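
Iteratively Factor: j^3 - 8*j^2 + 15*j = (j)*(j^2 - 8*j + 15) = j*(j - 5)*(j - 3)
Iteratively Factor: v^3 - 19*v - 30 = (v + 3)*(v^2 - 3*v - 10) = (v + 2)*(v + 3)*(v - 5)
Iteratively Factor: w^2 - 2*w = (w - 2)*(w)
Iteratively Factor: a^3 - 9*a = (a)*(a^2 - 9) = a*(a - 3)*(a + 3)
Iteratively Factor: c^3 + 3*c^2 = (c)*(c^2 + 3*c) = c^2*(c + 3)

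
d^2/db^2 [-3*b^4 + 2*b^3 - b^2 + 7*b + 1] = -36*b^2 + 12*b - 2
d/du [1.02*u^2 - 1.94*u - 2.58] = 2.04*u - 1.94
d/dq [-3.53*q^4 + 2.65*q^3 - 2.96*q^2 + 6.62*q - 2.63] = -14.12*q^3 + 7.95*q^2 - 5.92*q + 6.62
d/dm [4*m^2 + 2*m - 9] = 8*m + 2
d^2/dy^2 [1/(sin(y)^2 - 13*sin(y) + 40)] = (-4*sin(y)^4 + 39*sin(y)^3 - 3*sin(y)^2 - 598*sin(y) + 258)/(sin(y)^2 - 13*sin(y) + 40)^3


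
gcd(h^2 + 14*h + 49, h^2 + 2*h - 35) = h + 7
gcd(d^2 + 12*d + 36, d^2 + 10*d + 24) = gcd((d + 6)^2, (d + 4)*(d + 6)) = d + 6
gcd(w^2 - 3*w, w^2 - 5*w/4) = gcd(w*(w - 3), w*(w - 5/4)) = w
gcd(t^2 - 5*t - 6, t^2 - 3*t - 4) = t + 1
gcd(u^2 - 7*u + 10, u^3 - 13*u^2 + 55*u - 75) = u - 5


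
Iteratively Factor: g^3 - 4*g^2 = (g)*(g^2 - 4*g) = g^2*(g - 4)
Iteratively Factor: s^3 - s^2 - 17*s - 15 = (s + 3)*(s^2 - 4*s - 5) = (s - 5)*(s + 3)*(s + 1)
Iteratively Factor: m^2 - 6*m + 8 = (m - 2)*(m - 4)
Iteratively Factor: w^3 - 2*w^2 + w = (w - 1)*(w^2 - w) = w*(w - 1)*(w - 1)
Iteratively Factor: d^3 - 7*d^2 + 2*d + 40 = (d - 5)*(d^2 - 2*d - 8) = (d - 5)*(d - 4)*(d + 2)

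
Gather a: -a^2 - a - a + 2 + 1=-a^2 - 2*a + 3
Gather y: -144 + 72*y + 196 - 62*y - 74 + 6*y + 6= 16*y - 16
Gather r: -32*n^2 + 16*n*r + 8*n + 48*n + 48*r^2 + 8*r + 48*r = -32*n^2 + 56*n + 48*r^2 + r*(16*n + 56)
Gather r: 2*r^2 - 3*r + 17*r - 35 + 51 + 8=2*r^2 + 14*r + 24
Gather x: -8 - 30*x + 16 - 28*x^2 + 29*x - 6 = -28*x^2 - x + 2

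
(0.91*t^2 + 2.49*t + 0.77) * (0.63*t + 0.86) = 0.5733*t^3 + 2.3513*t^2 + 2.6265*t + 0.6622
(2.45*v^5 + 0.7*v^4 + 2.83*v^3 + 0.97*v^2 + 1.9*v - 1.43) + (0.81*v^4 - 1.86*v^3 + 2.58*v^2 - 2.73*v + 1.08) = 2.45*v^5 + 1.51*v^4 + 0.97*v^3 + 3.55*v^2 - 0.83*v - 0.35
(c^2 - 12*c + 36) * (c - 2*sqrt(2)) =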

● ● ● ● ●

■ **EXERCISE INSTRUCTIONS**:
When you find a line in the records that contains the word "Iteratively", copy it.

■ **ANSWER BELOW**:
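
Iteratively Factor: j^3 - 8*j^2 + 15*j = (j)*(j^2 - 8*j + 15) = j*(j - 5)*(j - 3)
Iteratively Factor: v^3 - 19*v - 30 = (v + 3)*(v^2 - 3*v - 10) = (v + 2)*(v + 3)*(v - 5)
Iteratively Factor: w^2 - 2*w = (w - 2)*(w)
Iteratively Factor: a^3 - 9*a = (a)*(a^2 - 9) = a*(a - 3)*(a + 3)
Iteratively Factor: c^3 + 3*c^2 = (c)*(c^2 + 3*c) = c^2*(c + 3)
Iteratively Factor: g^3 - 4*g^2 = (g)*(g^2 - 4*g) = g^2*(g - 4)
Iteratively Factor: s^3 - s^2 - 17*s - 15 = (s + 3)*(s^2 - 4*s - 5) = (s - 5)*(s + 3)*(s + 1)
Iteratively Factor: m^2 - 6*m + 8 = (m - 2)*(m - 4)
Iteratively Factor: w^3 - 2*w^2 + w = (w - 1)*(w^2 - w) = w*(w - 1)*(w - 1)
Iteratively Factor: d^3 - 7*d^2 + 2*d + 40 = (d - 5)*(d^2 - 2*d - 8) = (d - 5)*(d - 4)*(d + 2)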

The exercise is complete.